(What the task requires)
The lines from the top of the data down to the line with "S = (-0.11401, 0.86654), K" should be repeated exactly, both ends included.

Stored items
•••••

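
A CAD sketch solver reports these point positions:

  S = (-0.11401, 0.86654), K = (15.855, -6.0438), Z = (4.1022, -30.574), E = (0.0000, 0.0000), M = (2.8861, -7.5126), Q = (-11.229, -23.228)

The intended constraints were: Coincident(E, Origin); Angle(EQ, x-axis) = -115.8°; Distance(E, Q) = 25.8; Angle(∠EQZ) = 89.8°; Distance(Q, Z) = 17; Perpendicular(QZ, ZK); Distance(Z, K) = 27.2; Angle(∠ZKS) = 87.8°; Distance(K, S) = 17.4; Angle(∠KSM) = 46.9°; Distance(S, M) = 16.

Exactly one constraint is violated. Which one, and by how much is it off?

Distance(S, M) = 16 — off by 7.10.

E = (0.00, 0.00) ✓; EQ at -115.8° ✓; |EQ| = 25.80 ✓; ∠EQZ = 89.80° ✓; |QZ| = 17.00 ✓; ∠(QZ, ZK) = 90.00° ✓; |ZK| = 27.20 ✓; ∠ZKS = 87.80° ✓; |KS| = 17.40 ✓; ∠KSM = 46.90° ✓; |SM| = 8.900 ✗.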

•••••

(Expected answer)
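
A CAD sketch solver reports these point positions:

  S = (-0.11401, 0.86654), K = (15.855, -6.0438), Z = (4.1022, -30.574), E = (0.0000, 0.0000), M = (2.8861, -7.5126), Q = (-11.229, -23.228)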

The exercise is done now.